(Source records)
============================================================
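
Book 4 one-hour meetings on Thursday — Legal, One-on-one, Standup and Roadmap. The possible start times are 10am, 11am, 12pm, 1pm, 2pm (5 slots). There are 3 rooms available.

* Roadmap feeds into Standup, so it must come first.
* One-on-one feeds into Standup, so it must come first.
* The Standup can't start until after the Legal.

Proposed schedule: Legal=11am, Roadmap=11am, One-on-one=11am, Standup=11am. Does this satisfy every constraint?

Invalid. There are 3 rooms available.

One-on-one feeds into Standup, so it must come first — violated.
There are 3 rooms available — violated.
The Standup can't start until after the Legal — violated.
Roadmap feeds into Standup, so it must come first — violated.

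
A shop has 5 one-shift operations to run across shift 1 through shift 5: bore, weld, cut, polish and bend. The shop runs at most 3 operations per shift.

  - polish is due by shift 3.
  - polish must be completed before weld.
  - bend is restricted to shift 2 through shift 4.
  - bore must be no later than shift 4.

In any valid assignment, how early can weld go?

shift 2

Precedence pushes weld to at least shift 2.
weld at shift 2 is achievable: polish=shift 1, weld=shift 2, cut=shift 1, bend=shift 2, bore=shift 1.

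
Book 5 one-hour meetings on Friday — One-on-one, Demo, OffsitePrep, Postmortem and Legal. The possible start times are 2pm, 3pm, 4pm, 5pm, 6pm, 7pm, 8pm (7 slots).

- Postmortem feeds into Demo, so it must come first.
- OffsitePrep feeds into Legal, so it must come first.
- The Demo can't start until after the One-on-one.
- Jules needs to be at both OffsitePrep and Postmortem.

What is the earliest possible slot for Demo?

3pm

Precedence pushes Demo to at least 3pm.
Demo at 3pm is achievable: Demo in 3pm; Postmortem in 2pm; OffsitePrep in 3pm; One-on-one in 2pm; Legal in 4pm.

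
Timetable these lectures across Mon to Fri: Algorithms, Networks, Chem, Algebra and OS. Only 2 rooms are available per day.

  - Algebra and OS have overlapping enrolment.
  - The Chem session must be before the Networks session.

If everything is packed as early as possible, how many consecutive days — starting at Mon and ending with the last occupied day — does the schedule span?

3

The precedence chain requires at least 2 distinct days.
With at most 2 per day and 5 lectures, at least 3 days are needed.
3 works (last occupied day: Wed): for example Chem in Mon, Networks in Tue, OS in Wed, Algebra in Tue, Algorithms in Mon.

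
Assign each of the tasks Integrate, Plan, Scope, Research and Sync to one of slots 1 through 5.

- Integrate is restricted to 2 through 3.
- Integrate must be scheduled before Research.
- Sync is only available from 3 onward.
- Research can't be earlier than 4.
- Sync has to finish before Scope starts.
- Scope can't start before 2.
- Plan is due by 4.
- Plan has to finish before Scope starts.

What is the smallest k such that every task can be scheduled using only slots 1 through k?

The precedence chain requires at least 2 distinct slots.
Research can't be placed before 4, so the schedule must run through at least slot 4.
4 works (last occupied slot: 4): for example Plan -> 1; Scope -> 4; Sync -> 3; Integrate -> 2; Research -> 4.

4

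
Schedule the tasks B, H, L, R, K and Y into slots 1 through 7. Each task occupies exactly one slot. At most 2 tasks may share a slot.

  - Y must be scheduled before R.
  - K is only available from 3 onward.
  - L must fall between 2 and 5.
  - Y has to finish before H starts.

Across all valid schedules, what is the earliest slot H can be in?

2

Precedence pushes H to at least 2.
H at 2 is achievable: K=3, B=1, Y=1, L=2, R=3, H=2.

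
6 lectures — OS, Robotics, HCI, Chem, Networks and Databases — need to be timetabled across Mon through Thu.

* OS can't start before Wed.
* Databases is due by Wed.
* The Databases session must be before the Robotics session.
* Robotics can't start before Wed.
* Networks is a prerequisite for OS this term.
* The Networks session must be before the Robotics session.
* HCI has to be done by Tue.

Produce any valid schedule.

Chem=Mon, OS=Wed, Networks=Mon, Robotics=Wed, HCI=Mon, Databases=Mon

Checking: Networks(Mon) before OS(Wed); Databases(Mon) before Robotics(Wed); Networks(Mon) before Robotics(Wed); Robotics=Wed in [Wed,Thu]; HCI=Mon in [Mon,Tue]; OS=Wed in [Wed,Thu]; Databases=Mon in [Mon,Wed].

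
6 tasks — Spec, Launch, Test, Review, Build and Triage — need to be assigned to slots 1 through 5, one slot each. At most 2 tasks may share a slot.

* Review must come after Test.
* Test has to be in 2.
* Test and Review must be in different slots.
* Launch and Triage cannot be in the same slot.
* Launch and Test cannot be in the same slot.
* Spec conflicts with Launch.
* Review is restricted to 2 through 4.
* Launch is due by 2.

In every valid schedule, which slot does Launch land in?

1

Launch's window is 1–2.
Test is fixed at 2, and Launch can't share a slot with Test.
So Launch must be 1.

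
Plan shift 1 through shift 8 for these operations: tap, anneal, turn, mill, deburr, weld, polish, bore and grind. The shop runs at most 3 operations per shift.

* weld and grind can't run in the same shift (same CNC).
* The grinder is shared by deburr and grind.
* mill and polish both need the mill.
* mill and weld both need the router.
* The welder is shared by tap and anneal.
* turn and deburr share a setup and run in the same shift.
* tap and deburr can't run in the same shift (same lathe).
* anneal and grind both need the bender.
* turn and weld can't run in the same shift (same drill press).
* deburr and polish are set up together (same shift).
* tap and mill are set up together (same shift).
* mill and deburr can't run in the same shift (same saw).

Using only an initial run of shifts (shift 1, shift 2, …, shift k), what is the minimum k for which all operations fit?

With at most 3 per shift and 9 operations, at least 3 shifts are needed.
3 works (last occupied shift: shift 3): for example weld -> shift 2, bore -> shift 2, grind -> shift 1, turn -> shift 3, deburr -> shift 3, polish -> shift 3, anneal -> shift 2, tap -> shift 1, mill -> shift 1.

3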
============================================================
What to do
Both end lines included, restate word for word the lines above from the line with "- bend is restricted" to the line with "- Jules needs", and nothing else.

Task output
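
  - bend is restricted to shift 2 through shift 4.
  - bore must be no later than shift 4.

In any valid assignment, how early can weld go?

shift 2

Precedence pushes weld to at least shift 2.
weld at shift 2 is achievable: polish=shift 1, weld=shift 2, cut=shift 1, bend=shift 2, bore=shift 1.

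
Book 5 one-hour meetings on Friday — One-on-one, Demo, OffsitePrep, Postmortem and Legal. The possible start times are 2pm, 3pm, 4pm, 5pm, 6pm, 7pm, 8pm (7 slots).

- Postmortem feeds into Demo, so it must come first.
- OffsitePrep feeds into Legal, so it must come first.
- The Demo can't start until after the One-on-one.
- Jules needs to be at both OffsitePrep and Postmortem.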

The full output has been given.